EXERCISE DETAILS:
Lines before the one containing "I0: ld r1, (r3)" are to be skipped; reproduce that line and the rest of the records below exactly.

::: DATASET

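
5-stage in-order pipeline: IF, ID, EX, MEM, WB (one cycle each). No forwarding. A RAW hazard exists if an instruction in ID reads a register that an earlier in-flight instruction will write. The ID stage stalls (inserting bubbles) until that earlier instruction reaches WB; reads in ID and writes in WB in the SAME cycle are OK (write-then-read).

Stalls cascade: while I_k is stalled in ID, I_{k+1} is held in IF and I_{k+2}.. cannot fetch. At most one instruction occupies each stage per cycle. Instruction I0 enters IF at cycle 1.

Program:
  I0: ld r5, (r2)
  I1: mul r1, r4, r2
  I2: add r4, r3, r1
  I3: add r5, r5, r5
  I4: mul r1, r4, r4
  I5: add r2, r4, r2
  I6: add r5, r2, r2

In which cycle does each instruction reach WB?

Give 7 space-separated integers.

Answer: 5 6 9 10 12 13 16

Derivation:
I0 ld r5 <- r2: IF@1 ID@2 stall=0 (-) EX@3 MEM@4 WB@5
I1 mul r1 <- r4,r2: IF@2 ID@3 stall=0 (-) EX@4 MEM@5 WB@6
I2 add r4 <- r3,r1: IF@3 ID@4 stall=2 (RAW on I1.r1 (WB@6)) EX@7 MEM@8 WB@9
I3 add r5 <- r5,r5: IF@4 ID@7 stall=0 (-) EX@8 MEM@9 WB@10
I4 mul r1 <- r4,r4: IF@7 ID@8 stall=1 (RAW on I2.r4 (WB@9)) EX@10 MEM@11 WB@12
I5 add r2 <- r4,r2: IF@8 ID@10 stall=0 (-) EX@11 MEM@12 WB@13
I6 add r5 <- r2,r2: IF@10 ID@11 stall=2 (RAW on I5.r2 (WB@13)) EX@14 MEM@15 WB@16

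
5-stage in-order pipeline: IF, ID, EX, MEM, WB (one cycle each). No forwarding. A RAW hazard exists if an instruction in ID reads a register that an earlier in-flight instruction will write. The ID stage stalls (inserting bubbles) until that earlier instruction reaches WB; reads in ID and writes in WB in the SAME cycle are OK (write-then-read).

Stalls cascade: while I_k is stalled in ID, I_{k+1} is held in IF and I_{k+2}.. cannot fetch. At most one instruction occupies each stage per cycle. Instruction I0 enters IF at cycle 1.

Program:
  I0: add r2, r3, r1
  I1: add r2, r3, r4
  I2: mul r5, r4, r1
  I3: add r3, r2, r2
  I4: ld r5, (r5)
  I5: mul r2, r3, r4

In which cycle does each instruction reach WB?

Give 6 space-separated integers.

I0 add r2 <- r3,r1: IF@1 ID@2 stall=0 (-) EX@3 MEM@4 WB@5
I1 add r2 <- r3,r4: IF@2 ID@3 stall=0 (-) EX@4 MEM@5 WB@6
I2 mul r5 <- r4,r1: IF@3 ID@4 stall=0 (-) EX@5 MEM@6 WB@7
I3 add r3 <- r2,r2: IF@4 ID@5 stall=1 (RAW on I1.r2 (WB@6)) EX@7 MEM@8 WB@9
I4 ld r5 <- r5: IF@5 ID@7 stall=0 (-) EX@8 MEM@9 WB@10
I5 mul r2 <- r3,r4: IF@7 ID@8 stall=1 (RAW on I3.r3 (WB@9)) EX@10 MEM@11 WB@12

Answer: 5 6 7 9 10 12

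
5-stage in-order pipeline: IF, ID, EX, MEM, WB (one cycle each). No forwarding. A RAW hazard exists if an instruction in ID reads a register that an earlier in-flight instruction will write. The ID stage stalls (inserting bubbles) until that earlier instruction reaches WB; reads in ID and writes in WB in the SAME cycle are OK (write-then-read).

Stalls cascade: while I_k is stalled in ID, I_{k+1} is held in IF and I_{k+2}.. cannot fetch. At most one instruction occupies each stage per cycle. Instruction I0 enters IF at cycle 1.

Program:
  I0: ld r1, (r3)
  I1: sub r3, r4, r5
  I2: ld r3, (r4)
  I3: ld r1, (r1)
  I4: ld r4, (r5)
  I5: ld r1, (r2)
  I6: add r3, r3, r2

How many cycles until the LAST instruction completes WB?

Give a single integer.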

::::::

OUTPUT OF THE EXERCISE:
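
  I0: ld r1, (r3)
  I1: sub r3, r4, r5
  I2: ld r3, (r4)
  I3: ld r1, (r1)
  I4: ld r4, (r5)
  I5: ld r1, (r2)
  I6: add r3, r3, r2

How many cycles until the LAST instruction completes WB?

Give a single integer.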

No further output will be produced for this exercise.